── SUPPLIED DATA

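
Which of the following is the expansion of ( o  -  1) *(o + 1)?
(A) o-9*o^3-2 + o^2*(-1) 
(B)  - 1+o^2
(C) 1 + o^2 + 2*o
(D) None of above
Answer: B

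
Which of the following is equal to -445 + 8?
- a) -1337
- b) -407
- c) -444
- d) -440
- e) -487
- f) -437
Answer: f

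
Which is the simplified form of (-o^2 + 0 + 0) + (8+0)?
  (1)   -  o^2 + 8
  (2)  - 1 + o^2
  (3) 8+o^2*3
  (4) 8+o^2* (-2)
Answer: 1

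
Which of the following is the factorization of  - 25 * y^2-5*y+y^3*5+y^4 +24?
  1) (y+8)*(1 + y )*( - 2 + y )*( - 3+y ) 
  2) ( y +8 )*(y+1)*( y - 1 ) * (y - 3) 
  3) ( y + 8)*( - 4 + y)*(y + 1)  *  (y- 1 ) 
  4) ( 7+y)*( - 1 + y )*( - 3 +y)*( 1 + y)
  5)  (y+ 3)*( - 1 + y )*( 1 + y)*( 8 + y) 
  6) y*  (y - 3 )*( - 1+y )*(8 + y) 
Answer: 2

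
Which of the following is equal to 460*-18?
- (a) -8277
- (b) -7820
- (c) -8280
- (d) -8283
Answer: c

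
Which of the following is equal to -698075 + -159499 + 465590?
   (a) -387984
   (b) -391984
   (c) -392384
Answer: b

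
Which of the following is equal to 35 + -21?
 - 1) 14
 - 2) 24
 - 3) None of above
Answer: 1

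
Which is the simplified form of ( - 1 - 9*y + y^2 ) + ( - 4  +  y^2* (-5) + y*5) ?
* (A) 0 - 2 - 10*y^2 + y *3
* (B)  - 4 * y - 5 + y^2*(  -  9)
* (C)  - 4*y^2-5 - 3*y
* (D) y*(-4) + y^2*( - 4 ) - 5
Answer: D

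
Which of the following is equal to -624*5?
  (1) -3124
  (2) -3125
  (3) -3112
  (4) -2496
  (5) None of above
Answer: 5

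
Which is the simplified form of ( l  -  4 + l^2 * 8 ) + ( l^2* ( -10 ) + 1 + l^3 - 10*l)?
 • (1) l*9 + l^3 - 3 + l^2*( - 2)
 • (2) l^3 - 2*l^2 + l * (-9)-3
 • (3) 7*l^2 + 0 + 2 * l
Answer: 2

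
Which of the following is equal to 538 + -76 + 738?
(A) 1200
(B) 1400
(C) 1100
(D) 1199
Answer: A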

────

TASK PROMPT → From the line that contains "Which of the following is equal to -624*5?" through the end of the records above, print every line exactly and nothing else.

SOLUTION TO THIS TASK →
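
Which of the following is equal to -624*5?
  (1) -3124
  (2) -3125
  (3) -3112
  (4) -2496
  (5) None of above
Answer: 5

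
Which is the simplified form of ( l  -  4 + l^2 * 8 ) + ( l^2* ( -10 ) + 1 + l^3 - 10*l)?
 • (1) l*9 + l^3 - 3 + l^2*( - 2)
 • (2) l^3 - 2*l^2 + l * (-9)-3
 • (3) 7*l^2 + 0 + 2 * l
Answer: 2

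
Which of the following is equal to 538 + -76 + 738?
(A) 1200
(B) 1400
(C) 1100
(D) 1199
Answer: A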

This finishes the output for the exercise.